Records for this exercise –
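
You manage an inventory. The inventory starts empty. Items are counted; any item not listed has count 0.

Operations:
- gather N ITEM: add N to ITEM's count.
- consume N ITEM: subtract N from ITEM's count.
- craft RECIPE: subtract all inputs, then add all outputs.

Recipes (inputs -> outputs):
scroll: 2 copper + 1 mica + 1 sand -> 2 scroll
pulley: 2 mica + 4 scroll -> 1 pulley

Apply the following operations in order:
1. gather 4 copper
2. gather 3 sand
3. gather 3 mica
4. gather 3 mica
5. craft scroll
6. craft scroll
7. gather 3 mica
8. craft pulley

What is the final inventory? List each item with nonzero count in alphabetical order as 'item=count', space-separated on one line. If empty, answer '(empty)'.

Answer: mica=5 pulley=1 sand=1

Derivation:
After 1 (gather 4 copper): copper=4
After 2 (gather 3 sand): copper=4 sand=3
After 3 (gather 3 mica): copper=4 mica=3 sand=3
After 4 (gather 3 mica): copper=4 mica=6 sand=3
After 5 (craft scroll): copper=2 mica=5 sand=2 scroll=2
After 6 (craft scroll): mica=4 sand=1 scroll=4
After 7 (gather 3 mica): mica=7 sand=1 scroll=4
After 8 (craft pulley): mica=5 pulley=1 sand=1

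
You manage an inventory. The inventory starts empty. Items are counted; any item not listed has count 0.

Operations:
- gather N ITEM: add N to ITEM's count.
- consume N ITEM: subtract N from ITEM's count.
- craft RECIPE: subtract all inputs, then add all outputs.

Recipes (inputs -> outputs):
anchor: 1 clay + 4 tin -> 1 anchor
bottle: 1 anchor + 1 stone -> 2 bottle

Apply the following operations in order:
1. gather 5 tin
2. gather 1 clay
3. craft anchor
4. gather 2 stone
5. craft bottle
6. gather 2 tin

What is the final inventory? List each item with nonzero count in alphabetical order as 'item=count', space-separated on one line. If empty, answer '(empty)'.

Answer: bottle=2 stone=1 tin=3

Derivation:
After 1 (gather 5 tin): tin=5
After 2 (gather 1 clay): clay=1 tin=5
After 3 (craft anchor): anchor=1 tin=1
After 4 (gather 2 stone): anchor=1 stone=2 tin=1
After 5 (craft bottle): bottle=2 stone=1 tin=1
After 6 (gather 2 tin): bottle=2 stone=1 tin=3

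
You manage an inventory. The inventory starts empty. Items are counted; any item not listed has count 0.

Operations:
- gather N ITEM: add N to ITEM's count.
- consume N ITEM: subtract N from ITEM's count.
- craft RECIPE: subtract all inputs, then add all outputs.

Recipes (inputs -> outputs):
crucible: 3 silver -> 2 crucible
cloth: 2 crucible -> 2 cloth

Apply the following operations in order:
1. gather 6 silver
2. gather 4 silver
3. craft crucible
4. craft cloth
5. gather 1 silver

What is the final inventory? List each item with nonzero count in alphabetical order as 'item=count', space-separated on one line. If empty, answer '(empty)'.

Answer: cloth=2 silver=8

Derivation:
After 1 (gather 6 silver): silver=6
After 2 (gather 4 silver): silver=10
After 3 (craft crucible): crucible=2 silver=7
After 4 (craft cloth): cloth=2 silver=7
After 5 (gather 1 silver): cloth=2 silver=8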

Task description –
What you return should match the data character for character.

Task output –
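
You manage an inventory. The inventory starts empty. Items are counted; any item not listed has count 0.

Operations:
- gather N ITEM: add N to ITEM's count.
- consume N ITEM: subtract N from ITEM's count.
- craft RECIPE: subtract all inputs, then add all outputs.

Recipes (inputs -> outputs):
scroll: 2 copper + 1 mica + 1 sand -> 2 scroll
pulley: 2 mica + 4 scroll -> 1 pulley

Apply the following operations in order:
1. gather 4 copper
2. gather 3 sand
3. gather 3 mica
4. gather 3 mica
5. craft scroll
6. craft scroll
7. gather 3 mica
8. craft pulley

What is the final inventory? List each item with nonzero count in alphabetical order as 'item=count', space-separated on one line. If empty, answer '(empty)'.

Answer: mica=5 pulley=1 sand=1

Derivation:
After 1 (gather 4 copper): copper=4
After 2 (gather 3 sand): copper=4 sand=3
After 3 (gather 3 mica): copper=4 mica=3 sand=3
After 4 (gather 3 mica): copper=4 mica=6 sand=3
After 5 (craft scroll): copper=2 mica=5 sand=2 scroll=2
After 6 (craft scroll): mica=4 sand=1 scroll=4
After 7 (gather 3 mica): mica=7 sand=1 scroll=4
After 8 (craft pulley): mica=5 pulley=1 sand=1

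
You manage an inventory. The inventory starts empty. Items are counted; any item not listed has count 0.

Operations:
- gather N ITEM: add N to ITEM's count.
- consume N ITEM: subtract N from ITEM's count.
- craft RECIPE: subtract all inputs, then add all outputs.

Recipes (inputs -> outputs):
anchor: 1 clay + 4 tin -> 1 anchor
bottle: 1 anchor + 1 stone -> 2 bottle

Apply the following operations in order:
1. gather 5 tin
2. gather 1 clay
3. craft anchor
4. gather 2 stone
5. craft bottle
6. gather 2 tin

What is the final inventory? List each item with nonzero count in alphabetical order as 'item=count', space-separated on one line. If empty, answer '(empty)'.

Answer: bottle=2 stone=1 tin=3

Derivation:
After 1 (gather 5 tin): tin=5
After 2 (gather 1 clay): clay=1 tin=5
After 3 (craft anchor): anchor=1 tin=1
After 4 (gather 2 stone): anchor=1 stone=2 tin=1
After 5 (craft bottle): bottle=2 stone=1 tin=1
After 6 (gather 2 tin): bottle=2 stone=1 tin=3

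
You manage an inventory. The inventory starts empty. Items are counted; any item not listed has count 0.

Operations:
- gather N ITEM: add N to ITEM's count.
- consume N ITEM: subtract N from ITEM's count.
- craft RECIPE: subtract all inputs, then add all outputs.

Recipes (inputs -> outputs):
crucible: 3 silver -> 2 crucible
cloth: 2 crucible -> 2 cloth

Apply the following operations in order:
1. gather 6 silver
2. gather 4 silver
3. craft crucible
4. craft cloth
5. gather 1 silver

What is the final inventory? List each item with nonzero count in alphabetical order as 'item=count', space-separated on one line. If empty, answer '(empty)'.

Answer: cloth=2 silver=8

Derivation:
After 1 (gather 6 silver): silver=6
After 2 (gather 4 silver): silver=10
After 3 (craft crucible): crucible=2 silver=7
After 4 (craft cloth): cloth=2 silver=7
After 5 (gather 1 silver): cloth=2 silver=8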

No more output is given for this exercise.